▸ **ACTION ITEM**:
Print every one of the records verbatim, omitting nothing.

Dataset excerpts
'''
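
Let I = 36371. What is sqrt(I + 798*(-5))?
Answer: sqrt(32381) ≈ 179.95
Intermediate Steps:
sqrt(I + 798*(-5)) = sqrt(36371 + 798*(-5)) = sqrt(36371 - 3990) = sqrt(32381)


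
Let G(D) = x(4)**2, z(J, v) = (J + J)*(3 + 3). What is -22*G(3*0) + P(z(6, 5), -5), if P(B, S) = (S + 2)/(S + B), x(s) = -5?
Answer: -36853/67 ≈ -550.04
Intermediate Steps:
z(J, v) = 12*J (z(J, v) = (2*J)*6 = 12*J)
P(B, S) = (2 + S)/(B + S)
G(D) = 25 (G(D) = (-5)**2 = 25)
-22*G(3*0) + P(z(6, 5), -5) = -22*25 + (2 - 5)/(12*6 - 5) = -550 - 3/(72 - 5) = -550 - 3/67 = -36853/67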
'''
▸ **RESPONSE**:
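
Let I = 36371. What is sqrt(I + 798*(-5))?
Answer: sqrt(32381) ≈ 179.95
Intermediate Steps:
sqrt(I + 798*(-5)) = sqrt(36371 + 798*(-5)) = sqrt(36371 - 3990) = sqrt(32381)


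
Let G(D) = x(4)**2, z(J, v) = (J + J)*(3 + 3). What is -22*G(3*0) + P(z(6, 5), -5), if P(B, S) = (S + 2)/(S + B), x(s) = -5?
Answer: -36853/67 ≈ -550.04
Intermediate Steps:
z(J, v) = 12*J (z(J, v) = (2*J)*6 = 12*J)
P(B, S) = (2 + S)/(B + S)
G(D) = 25 (G(D) = (-5)**2 = 25)
-22*G(3*0) + P(z(6, 5), -5) = -22*25 + (2 - 5)/(12*6 - 5) = -550 - 3/(72 - 5) = -550 - 3/67 = -36853/67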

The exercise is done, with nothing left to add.